Your task =
Quote every line from the top of the listing down to and including the line that contains "Newick string: ((A,T,Z),G,B,M);".

+===+

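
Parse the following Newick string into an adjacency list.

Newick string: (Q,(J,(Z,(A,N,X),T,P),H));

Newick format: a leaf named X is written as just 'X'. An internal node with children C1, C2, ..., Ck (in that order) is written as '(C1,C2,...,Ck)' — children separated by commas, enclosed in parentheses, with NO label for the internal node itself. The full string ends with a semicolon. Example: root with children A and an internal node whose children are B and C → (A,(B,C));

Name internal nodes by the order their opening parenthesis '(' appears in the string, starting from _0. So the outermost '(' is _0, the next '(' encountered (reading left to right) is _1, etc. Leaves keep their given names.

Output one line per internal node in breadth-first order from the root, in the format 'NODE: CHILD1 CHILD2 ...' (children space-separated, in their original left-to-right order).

Input: (Q,(J,(Z,(A,N,X),T,P),H));
Scanning left-to-right, naming '(' by encounter order:
  pos 0: '(' -> open internal node _0 (depth 1)
  pos 3: '(' -> open internal node _1 (depth 2)
  pos 6: '(' -> open internal node _2 (depth 3)
  pos 9: '(' -> open internal node _3 (depth 4)
  pos 15: ')' -> close internal node _3 (now at depth 3)
  pos 20: ')' -> close internal node _2 (now at depth 2)
  pos 23: ')' -> close internal node _1 (now at depth 1)
  pos 24: ')' -> close internal node _0 (now at depth 0)
Total internal nodes: 4
BFS adjacency from root:
  _0: Q _1
  _1: J _2 H
  _2: Z _3 T P
  _3: A N X

Answer: _0: Q _1
_1: J _2 H
_2: Z _3 T P
_3: A N X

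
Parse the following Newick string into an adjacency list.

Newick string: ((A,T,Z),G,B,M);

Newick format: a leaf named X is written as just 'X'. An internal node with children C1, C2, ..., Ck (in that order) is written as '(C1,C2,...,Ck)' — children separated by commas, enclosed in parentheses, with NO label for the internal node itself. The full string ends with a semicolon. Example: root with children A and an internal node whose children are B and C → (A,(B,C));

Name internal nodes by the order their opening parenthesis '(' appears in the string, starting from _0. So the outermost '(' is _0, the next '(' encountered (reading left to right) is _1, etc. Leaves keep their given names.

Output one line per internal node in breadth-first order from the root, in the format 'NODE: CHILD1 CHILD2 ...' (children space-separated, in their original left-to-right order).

Input: ((A,T,Z),G,B,M);
Scanning left-to-right, naming '(' by encounter order:
  pos 0: '(' -> open internal node _0 (depth 1)
  pos 1: '(' -> open internal node _1 (depth 2)
  pos 7: ')' -> close internal node _1 (now at depth 1)
  pos 14: ')' -> close internal node _0 (now at depth 0)
Total internal nodes: 2
BFS adjacency from root:
  _0: _1 G B M
  _1: A T Z

Answer: _0: _1 G B M
_1: A T Z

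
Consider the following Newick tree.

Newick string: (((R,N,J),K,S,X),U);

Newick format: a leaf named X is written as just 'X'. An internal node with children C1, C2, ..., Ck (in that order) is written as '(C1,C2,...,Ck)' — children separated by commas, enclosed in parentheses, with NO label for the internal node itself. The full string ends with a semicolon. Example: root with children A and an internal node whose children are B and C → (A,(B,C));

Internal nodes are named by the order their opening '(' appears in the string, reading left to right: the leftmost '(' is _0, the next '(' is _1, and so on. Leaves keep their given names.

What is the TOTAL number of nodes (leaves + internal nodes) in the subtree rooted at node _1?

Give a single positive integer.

Newick: (((R,N,J),K,S,X),U);
Locate _1: it is the '(' at position 1 (the 2nd '(' reading left to right).
Query: subtree rooted at _1
_1: subtree_size = 1 + 7
  _2: subtree_size = 1 + 3
    R: subtree_size = 1 + 0
    N: subtree_size = 1 + 0
    J: subtree_size = 1 + 0
  K: subtree_size = 1 + 0
  S: subtree_size = 1 + 0
  X: subtree_size = 1 + 0
Total subtree size of _1: 8

Answer: 8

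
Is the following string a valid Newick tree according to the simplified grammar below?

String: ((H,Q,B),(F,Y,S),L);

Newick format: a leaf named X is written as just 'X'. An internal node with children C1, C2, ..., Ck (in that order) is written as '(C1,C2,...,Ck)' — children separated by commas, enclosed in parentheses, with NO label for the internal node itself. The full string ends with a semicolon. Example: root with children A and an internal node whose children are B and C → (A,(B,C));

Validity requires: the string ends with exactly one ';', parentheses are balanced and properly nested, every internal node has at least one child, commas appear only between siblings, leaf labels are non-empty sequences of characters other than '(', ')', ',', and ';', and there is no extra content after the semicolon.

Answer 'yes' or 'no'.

Answer: yes

Derivation:
Input: ((H,Q,B),(F,Y,S),L);
Paren balance: 3 '(' vs 3 ')' OK
Ends with single ';': True
Full parse: OK
Valid: True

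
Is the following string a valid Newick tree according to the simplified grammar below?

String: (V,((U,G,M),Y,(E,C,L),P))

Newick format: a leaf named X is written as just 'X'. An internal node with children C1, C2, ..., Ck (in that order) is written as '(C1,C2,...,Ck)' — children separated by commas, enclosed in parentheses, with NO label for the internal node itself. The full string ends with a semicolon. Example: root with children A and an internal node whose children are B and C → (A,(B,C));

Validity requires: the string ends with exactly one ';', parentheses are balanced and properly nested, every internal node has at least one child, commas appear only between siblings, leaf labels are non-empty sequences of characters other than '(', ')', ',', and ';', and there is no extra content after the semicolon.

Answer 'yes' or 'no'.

Answer: no

Derivation:
Input: (V,((U,G,M),Y,(E,C,L),P))
Paren balance: 4 '(' vs 4 ')' OK
Ends with single ';': False
Full parse: FAILS (must end with ;)
Valid: False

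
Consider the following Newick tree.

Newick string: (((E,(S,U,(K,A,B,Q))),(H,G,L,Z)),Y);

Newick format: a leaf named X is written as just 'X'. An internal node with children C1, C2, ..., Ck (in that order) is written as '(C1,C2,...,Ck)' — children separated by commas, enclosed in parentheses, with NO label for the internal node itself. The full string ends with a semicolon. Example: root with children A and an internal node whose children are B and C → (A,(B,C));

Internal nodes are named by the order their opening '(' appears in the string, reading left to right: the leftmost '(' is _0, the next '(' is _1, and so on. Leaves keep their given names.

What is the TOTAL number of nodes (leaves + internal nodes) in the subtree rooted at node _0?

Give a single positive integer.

Answer: 18

Derivation:
Newick: (((E,(S,U,(K,A,B,Q))),(H,G,L,Z)),Y);
Locate _0: it is the '(' at position 0 (the 1st '(' reading left to right).
Query: subtree rooted at _0
_0: subtree_size = 1 + 17
  _1: subtree_size = 1 + 15
    _2: subtree_size = 1 + 9
      E: subtree_size = 1 + 0
      _3: subtree_size = 1 + 7
        S: subtree_size = 1 + 0
        U: subtree_size = 1 + 0
        _4: subtree_size = 1 + 4
          K: subtree_size = 1 + 0
          A: subtree_size = 1 + 0
          B: subtree_size = 1 + 0
          Q: subtree_size = 1 + 0
    _5: subtree_size = 1 + 4
      H: subtree_size = 1 + 0
      G: subtree_size = 1 + 0
      L: subtree_size = 1 + 0
      Z: subtree_size = 1 + 0
  Y: subtree_size = 1 + 0
Total subtree size of _0: 18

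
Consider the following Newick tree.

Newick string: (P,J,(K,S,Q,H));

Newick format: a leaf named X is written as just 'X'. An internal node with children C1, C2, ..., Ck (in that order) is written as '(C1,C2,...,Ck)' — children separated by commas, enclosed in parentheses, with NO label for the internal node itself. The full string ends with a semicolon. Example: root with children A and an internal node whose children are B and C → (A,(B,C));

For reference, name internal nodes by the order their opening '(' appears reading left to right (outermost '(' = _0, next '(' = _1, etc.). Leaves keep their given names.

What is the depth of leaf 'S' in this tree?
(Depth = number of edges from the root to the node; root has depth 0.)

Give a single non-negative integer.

Answer: 2

Derivation:
Newick: (P,J,(K,S,Q,H));
Naming internals by '(' encounter order: outermost '(' = _0, next = _1, ...
Query node: S
Path from root: _0 -> _1 -> S
Depth of S: 2 (number of edges from root)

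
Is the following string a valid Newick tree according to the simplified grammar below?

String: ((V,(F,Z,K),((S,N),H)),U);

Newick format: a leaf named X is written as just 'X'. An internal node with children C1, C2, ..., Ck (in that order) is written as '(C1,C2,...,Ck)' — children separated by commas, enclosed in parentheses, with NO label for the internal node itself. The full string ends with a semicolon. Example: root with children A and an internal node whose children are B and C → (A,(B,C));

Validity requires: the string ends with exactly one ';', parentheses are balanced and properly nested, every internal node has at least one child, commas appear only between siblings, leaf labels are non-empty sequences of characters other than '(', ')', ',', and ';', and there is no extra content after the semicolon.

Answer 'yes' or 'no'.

Input: ((V,(F,Z,K),((S,N),H)),U);
Paren balance: 5 '(' vs 5 ')' OK
Ends with single ';': True
Full parse: OK
Valid: True

Answer: yes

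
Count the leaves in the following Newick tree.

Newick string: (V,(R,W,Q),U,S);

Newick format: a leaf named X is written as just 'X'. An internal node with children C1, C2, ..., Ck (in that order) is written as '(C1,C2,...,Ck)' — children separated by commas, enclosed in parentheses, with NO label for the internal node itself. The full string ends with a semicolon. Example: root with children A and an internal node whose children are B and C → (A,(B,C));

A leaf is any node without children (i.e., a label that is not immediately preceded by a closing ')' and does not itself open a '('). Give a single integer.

Answer: 6

Derivation:
Newick: (V,(R,W,Q),U,S);
Scan left-to-right; a leaf is any maximal label run not followed by '(':
  pos 1: leaf 'V' → count = 1
  pos 4: leaf 'R' → count = 2
  pos 6: leaf 'W' → count = 3
  pos 8: leaf 'Q' → count = 4
  pos 11: leaf 'U' → count = 5
  pos 13: leaf 'S' → count = 6
Total leaves: 6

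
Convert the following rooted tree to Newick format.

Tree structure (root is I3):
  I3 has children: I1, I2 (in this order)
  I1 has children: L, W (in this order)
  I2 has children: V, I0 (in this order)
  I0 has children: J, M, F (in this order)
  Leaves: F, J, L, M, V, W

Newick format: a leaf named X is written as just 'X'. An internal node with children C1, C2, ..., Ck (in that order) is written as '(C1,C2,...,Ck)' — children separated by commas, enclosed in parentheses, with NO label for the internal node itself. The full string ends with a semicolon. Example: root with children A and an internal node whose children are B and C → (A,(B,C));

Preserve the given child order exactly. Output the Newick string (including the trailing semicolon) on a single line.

internal I3 with children ['I1', 'I2']
  internal I1 with children ['L', 'W']
    leaf 'L' → 'L'
    leaf 'W' → 'W'
  → '(L,W)'
  internal I2 with children ['V', 'I0']
    leaf 'V' → 'V'
    internal I0 with children ['J', 'M', 'F']
      leaf 'J' → 'J'
      leaf 'M' → 'M'
      leaf 'F' → 'F'
    → '(J,M,F)'
  → '(V,(J,M,F))'
→ '((L,W),(V,(J,M,F)))'
Final: ((L,W),(V,(J,M,F)));

Answer: ((L,W),(V,(J,M,F)));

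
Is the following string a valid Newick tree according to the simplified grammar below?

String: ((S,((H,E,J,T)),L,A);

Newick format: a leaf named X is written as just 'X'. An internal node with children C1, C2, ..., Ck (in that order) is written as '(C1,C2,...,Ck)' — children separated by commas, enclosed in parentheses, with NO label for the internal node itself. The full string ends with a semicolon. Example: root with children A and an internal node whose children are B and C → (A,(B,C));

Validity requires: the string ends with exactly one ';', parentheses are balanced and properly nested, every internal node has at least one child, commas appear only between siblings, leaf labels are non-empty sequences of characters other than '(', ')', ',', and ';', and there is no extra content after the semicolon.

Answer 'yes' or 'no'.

Answer: no

Derivation:
Input: ((S,((H,E,J,T)),L,A);
Paren balance: 4 '(' vs 3 ')' MISMATCH
Ends with single ';': True
Full parse: FAILS (expected , or ) at pos 20)
Valid: False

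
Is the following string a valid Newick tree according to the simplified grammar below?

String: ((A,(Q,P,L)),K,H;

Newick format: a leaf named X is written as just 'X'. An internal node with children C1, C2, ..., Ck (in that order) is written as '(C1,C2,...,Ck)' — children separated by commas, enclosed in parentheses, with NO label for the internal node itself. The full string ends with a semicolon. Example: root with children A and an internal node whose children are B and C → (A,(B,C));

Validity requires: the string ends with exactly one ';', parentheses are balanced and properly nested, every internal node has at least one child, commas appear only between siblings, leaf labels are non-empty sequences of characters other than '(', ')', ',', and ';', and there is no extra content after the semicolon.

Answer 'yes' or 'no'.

Answer: no

Derivation:
Input: ((A,(Q,P,L)),K,H;
Paren balance: 3 '(' vs 2 ')' MISMATCH
Ends with single ';': True
Full parse: FAILS (expected , or ) at pos 16)
Valid: False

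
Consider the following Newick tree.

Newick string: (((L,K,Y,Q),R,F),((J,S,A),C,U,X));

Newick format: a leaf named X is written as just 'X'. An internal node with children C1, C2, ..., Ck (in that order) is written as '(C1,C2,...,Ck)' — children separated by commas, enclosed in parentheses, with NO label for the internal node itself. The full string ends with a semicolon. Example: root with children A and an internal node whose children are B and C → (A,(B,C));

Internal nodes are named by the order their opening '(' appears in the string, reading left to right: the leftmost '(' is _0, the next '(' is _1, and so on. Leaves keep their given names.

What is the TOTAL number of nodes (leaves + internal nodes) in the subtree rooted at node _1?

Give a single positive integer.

Newick: (((L,K,Y,Q),R,F),((J,S,A),C,U,X));
Locate _1: it is the '(' at position 1 (the 2nd '(' reading left to right).
Query: subtree rooted at _1
_1: subtree_size = 1 + 7
  _2: subtree_size = 1 + 4
    L: subtree_size = 1 + 0
    K: subtree_size = 1 + 0
    Y: subtree_size = 1 + 0
    Q: subtree_size = 1 + 0
  R: subtree_size = 1 + 0
  F: subtree_size = 1 + 0
Total subtree size of _1: 8

Answer: 8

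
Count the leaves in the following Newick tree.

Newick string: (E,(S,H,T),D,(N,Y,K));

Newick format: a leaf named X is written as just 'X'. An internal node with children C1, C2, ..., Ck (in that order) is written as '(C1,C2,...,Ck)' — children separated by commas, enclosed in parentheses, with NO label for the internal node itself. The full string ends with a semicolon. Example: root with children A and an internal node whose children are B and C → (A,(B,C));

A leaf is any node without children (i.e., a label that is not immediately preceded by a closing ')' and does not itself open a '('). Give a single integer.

Newick: (E,(S,H,T),D,(N,Y,K));
Scan left-to-right; a leaf is any maximal label run not followed by '(':
  pos 1: leaf 'E' → count = 1
  pos 4: leaf 'S' → count = 2
  pos 6: leaf 'H' → count = 3
  pos 8: leaf 'T' → count = 4
  pos 11: leaf 'D' → count = 5
  pos 14: leaf 'N' → count = 6
  pos 16: leaf 'Y' → count = 7
  pos 18: leaf 'K' → count = 8
Total leaves: 8

Answer: 8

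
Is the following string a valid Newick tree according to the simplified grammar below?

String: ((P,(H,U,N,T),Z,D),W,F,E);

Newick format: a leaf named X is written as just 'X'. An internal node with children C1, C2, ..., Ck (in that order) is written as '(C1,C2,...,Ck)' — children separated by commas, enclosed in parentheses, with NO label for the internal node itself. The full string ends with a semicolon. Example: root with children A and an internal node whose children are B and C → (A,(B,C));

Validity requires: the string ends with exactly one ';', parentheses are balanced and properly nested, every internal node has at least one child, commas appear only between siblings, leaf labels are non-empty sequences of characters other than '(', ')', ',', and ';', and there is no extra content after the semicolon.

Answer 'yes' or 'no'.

Answer: yes

Derivation:
Input: ((P,(H,U,N,T),Z,D),W,F,E);
Paren balance: 3 '(' vs 3 ')' OK
Ends with single ';': True
Full parse: OK
Valid: True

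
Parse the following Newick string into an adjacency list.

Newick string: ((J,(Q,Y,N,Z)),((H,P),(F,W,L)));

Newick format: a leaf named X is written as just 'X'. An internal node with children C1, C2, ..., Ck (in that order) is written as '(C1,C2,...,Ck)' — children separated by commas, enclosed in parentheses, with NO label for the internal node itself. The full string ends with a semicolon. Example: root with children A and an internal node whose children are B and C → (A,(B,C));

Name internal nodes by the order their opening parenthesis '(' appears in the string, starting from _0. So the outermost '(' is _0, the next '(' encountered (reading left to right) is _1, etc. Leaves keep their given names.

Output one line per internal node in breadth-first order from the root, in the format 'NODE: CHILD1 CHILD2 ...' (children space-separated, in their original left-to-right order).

Answer: _0: _1 _3
_1: J _2
_3: _4 _5
_2: Q Y N Z
_4: H P
_5: F W L

Derivation:
Input: ((J,(Q,Y,N,Z)),((H,P),(F,W,L)));
Scanning left-to-right, naming '(' by encounter order:
  pos 0: '(' -> open internal node _0 (depth 1)
  pos 1: '(' -> open internal node _1 (depth 2)
  pos 4: '(' -> open internal node _2 (depth 3)
  pos 12: ')' -> close internal node _2 (now at depth 2)
  pos 13: ')' -> close internal node _1 (now at depth 1)
  pos 15: '(' -> open internal node _3 (depth 2)
  pos 16: '(' -> open internal node _4 (depth 3)
  pos 20: ')' -> close internal node _4 (now at depth 2)
  pos 22: '(' -> open internal node _5 (depth 3)
  pos 28: ')' -> close internal node _5 (now at depth 2)
  pos 29: ')' -> close internal node _3 (now at depth 1)
  pos 30: ')' -> close internal node _0 (now at depth 0)
Total internal nodes: 6
BFS adjacency from root:
  _0: _1 _3
  _1: J _2
  _3: _4 _5
  _2: Q Y N Z
  _4: H P
  _5: F W L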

+===+

Response below =
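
Parse the following Newick string into an adjacency list.

Newick string: (Q,(J,(Z,(A,N,X),T,P),H));

Newick format: a leaf named X is written as just 'X'. An internal node with children C1, C2, ..., Ck (in that order) is written as '(C1,C2,...,Ck)' — children separated by commas, enclosed in parentheses, with NO label for the internal node itself. The full string ends with a semicolon. Example: root with children A and an internal node whose children are B and C → (A,(B,C));

Name internal nodes by the order their opening parenthesis '(' appears in the string, starting from _0. So the outermost '(' is _0, the next '(' encountered (reading left to right) is _1, etc. Leaves keep their given names.

Output one line per internal node in breadth-first order from the root, in the format 'NODE: CHILD1 CHILD2 ...' (children space-separated, in their original left-to-right order).

Input: (Q,(J,(Z,(A,N,X),T,P),H));
Scanning left-to-right, naming '(' by encounter order:
  pos 0: '(' -> open internal node _0 (depth 1)
  pos 3: '(' -> open internal node _1 (depth 2)
  pos 6: '(' -> open internal node _2 (depth 3)
  pos 9: '(' -> open internal node _3 (depth 4)
  pos 15: ')' -> close internal node _3 (now at depth 3)
  pos 20: ')' -> close internal node _2 (now at depth 2)
  pos 23: ')' -> close internal node _1 (now at depth 1)
  pos 24: ')' -> close internal node _0 (now at depth 0)
Total internal nodes: 4
BFS adjacency from root:
  _0: Q _1
  _1: J _2 H
  _2: Z _3 T P
  _3: A N X

Answer: _0: Q _1
_1: J _2 H
_2: Z _3 T P
_3: A N X

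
Parse the following Newick string into an adjacency list.

Newick string: ((A,T,Z),G,B,M);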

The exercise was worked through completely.